### Aim of the exercise
Give only the number of lines in the listing below where the string "have" occurs.

_ _ _

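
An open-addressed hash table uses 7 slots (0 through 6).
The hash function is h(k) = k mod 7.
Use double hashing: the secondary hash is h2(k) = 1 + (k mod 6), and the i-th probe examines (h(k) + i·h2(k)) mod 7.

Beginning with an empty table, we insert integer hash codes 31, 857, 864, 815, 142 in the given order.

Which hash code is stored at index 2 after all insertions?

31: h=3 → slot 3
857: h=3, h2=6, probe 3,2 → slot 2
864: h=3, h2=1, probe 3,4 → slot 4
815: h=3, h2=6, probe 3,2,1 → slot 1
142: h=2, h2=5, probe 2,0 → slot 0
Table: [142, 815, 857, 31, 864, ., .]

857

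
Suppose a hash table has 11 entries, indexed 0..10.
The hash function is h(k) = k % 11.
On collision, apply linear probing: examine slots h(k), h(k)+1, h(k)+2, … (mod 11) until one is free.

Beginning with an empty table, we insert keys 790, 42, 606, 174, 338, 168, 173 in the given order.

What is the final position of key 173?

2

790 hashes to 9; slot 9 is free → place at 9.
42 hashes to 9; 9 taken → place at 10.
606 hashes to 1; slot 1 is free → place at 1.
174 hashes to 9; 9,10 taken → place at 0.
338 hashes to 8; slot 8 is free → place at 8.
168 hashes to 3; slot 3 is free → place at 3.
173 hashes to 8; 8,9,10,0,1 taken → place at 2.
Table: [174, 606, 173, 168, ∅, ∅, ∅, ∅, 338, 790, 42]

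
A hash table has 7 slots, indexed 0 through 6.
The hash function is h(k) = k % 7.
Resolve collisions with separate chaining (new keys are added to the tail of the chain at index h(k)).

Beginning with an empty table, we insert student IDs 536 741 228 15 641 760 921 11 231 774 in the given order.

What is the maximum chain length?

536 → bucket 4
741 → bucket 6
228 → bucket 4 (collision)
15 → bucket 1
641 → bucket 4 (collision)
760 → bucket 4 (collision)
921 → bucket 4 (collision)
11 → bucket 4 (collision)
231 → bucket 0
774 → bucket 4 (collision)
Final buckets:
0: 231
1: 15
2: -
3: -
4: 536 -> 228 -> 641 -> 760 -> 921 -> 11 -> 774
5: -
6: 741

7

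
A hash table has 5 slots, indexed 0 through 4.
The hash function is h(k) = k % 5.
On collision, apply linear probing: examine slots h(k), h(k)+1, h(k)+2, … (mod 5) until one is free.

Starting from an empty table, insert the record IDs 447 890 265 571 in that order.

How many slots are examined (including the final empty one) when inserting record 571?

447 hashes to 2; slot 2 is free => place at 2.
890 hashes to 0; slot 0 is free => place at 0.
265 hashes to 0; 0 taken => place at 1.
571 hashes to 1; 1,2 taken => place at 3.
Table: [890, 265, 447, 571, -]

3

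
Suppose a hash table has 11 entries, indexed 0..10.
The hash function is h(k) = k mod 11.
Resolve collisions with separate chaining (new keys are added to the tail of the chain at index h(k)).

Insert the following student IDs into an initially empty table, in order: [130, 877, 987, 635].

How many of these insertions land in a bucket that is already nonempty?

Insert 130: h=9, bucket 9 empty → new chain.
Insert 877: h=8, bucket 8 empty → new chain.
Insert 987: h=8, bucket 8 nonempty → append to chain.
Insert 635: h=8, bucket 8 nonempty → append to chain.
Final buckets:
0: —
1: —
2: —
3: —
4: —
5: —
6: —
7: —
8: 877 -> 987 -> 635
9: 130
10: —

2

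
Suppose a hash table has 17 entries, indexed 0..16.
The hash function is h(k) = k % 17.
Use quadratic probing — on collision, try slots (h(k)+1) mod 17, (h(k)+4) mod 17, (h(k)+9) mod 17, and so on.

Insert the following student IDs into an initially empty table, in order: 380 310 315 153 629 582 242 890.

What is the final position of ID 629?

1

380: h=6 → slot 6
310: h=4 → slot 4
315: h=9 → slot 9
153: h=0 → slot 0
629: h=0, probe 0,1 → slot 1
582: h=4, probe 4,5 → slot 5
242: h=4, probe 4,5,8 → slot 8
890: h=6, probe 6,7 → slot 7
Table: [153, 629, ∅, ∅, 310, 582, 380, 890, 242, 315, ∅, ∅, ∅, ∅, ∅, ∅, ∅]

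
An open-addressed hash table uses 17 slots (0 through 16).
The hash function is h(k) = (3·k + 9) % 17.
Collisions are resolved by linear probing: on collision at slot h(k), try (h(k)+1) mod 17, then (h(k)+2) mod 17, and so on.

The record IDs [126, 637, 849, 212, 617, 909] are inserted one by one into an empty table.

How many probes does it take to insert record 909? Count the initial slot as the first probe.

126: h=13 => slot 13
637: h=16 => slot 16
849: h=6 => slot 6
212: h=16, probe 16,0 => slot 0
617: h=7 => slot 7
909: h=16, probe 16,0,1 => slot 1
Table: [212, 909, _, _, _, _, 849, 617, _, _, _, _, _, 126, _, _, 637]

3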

_ _ _

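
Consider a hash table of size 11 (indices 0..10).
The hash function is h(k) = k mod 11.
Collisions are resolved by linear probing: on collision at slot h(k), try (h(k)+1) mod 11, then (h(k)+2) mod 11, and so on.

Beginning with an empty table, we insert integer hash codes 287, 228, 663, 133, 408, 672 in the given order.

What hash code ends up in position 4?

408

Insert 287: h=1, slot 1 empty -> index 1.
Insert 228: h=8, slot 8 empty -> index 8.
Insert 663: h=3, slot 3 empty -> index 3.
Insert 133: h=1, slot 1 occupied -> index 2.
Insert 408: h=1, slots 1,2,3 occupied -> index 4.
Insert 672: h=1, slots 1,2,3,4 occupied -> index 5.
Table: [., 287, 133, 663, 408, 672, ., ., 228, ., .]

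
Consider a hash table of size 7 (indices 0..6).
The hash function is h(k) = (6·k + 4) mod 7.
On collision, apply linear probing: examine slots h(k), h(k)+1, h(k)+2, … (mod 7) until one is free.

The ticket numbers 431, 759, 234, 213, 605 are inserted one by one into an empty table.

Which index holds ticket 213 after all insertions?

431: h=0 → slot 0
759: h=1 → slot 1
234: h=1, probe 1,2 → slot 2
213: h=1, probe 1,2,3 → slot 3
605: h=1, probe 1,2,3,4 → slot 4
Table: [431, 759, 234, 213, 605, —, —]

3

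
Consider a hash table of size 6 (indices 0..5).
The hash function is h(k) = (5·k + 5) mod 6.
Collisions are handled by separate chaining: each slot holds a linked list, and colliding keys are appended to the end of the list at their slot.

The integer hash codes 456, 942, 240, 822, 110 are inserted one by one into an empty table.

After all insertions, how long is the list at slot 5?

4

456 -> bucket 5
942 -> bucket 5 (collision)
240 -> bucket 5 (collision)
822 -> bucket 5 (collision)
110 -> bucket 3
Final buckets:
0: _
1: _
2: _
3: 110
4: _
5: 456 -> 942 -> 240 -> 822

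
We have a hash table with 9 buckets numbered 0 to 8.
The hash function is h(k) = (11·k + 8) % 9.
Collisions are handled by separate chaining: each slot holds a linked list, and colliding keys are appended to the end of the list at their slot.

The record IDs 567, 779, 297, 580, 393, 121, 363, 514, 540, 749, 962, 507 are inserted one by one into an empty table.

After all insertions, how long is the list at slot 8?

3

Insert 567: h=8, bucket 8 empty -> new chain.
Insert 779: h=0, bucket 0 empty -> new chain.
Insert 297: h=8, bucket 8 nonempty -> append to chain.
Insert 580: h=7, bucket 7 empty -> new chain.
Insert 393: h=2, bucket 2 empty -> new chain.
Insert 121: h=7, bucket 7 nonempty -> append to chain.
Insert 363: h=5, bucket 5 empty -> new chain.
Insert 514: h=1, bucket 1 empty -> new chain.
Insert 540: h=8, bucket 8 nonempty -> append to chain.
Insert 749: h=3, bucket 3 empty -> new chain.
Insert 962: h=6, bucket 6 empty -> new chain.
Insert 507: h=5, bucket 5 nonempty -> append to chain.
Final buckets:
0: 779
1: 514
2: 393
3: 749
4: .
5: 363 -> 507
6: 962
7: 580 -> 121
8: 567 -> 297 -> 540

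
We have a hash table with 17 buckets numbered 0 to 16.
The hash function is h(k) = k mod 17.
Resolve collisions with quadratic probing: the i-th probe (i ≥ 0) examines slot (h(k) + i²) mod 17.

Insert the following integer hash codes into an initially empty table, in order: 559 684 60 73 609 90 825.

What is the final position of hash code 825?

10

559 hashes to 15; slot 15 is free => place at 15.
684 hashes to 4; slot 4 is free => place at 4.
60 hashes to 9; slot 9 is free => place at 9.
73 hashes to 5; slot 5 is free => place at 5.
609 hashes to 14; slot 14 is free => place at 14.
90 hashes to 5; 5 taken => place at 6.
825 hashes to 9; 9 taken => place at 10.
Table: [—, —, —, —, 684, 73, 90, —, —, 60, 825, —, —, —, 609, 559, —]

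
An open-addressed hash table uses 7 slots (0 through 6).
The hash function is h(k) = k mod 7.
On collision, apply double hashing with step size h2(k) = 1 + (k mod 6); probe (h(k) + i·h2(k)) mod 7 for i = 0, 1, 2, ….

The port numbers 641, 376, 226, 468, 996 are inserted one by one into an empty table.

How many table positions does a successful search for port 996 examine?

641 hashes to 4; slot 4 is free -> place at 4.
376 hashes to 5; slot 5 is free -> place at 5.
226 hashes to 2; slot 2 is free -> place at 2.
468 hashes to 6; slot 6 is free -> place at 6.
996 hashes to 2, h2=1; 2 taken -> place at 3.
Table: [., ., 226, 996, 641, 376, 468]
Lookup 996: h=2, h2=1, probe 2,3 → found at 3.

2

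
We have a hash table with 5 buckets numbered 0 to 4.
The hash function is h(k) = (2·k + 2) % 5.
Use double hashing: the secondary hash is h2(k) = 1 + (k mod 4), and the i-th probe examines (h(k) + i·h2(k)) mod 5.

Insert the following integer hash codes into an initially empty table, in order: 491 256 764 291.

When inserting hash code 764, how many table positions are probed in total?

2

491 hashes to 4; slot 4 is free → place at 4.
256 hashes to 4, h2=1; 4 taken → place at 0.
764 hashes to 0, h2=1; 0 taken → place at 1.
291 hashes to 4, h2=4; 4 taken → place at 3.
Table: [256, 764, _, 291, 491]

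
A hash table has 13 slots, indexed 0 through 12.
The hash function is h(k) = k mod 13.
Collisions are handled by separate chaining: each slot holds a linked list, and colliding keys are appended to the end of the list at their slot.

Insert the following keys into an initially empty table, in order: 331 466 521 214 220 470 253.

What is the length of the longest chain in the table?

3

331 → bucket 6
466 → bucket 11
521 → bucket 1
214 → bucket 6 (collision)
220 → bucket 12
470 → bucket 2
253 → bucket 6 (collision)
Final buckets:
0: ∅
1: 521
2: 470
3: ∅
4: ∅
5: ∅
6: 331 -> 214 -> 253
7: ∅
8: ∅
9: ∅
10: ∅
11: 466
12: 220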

_ _ _

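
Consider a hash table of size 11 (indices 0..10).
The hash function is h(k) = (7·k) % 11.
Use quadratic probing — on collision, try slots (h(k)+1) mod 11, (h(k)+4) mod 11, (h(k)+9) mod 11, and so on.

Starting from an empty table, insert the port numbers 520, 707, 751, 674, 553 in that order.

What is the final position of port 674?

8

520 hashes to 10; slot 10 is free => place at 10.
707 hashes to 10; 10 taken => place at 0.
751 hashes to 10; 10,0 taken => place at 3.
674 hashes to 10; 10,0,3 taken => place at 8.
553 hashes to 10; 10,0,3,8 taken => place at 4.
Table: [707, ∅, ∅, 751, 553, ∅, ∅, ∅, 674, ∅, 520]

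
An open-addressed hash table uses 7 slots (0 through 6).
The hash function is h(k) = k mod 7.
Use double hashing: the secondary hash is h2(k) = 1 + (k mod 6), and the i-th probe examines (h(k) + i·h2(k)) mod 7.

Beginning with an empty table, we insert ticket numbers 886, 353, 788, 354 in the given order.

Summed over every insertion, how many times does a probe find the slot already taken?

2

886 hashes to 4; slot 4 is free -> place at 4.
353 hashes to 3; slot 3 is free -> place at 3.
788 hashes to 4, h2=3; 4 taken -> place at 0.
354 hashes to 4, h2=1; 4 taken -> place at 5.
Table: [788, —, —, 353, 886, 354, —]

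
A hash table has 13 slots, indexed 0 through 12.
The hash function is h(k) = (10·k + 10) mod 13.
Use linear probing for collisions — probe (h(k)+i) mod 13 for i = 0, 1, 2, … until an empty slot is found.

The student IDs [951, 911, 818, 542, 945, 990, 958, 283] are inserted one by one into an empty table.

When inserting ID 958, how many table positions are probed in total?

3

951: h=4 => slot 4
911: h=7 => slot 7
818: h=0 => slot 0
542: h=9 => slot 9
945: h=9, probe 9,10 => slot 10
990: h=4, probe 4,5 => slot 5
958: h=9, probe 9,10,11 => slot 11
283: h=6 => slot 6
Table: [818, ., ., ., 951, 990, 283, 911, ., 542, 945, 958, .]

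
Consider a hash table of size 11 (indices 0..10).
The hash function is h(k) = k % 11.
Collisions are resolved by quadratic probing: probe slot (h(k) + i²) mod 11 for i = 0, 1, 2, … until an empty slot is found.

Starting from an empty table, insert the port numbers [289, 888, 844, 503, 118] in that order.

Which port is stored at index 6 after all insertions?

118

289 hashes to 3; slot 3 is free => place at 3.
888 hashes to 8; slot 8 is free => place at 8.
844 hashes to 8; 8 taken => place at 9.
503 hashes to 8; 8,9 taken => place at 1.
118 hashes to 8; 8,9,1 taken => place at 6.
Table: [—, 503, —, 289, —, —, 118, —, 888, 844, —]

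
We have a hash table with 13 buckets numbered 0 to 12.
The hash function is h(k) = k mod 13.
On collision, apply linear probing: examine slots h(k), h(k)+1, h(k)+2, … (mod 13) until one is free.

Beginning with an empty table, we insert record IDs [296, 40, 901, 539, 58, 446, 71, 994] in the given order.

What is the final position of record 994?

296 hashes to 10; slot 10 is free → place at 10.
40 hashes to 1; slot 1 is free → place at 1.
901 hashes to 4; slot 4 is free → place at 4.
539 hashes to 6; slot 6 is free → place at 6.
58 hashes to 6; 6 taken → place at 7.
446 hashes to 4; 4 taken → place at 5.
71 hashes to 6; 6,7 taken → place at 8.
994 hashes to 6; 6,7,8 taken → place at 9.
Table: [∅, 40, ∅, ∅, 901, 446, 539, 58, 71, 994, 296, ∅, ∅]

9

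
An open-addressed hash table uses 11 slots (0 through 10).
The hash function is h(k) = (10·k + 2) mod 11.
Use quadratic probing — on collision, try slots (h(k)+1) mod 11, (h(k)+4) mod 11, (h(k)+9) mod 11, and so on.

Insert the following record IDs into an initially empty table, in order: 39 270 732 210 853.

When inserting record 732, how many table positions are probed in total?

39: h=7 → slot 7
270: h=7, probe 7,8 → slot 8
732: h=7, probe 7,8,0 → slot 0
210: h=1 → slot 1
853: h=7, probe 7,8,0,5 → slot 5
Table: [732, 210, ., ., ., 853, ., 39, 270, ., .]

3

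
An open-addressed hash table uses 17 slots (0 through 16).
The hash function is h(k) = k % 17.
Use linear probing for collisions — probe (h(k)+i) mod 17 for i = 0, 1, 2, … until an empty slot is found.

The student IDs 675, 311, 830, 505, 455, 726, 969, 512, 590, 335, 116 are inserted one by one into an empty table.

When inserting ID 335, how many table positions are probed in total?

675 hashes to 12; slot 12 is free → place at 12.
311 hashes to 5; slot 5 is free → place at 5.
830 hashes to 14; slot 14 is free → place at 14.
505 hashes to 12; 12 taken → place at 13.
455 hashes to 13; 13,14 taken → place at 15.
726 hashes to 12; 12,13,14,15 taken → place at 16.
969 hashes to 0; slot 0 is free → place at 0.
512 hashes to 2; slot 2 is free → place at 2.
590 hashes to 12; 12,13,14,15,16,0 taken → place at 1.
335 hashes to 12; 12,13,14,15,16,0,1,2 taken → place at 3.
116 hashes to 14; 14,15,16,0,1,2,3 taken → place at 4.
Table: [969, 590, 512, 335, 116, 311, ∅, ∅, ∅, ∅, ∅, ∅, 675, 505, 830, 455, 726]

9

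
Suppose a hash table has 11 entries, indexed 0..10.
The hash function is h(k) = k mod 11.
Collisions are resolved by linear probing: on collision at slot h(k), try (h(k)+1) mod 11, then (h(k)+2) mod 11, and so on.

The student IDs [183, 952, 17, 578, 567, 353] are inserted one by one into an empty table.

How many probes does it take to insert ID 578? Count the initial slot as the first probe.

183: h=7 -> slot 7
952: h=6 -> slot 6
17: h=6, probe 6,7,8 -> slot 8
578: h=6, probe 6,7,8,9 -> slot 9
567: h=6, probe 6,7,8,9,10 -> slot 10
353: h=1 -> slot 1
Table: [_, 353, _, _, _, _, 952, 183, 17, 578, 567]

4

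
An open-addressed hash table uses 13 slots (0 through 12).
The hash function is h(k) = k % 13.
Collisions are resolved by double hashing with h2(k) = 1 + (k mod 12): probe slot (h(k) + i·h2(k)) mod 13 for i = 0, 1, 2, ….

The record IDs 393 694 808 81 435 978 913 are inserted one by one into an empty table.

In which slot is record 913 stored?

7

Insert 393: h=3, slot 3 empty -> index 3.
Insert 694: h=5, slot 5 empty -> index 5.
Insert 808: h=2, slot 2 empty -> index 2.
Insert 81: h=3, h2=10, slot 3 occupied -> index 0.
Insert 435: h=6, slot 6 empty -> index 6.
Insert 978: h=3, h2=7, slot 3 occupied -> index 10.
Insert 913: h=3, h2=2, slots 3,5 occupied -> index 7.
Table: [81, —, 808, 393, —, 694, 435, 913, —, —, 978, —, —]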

_ _ _

### Finished task
4